◆ ACTIVITY:
Nothing may be changed. Give the entries below again exactly.

◆ Extracted data entries:
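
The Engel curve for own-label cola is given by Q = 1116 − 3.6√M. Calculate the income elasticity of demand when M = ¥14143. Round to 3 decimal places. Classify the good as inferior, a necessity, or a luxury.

-0.311 (inferior good)

At M = 14143: Q = 687.872.
dQ/dM = -3.6/(2√M) = -0.0151357 at this income.
η = (dQ/dM)·(M/Q) = -0.0151357 × (14143/687.872) = -0.311.
Since η < 0, the good is an inferior good.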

◆ WORKED SOLUTION:
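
The Engel curve for own-label cola is given by Q = 1116 − 3.6√M. Calculate the income elasticity of demand when M = ¥14143. Round to 3 decimal places. Classify the good as inferior, a necessity, or a luxury.

-0.311 (inferior good)

At M = 14143: Q = 687.872.
dQ/dM = -3.6/(2√M) = -0.0151357 at this income.
η = (dQ/dM)·(M/Q) = -0.0151357 × (14143/687.872) = -0.311.
Since η < 0, the good is an inferior good.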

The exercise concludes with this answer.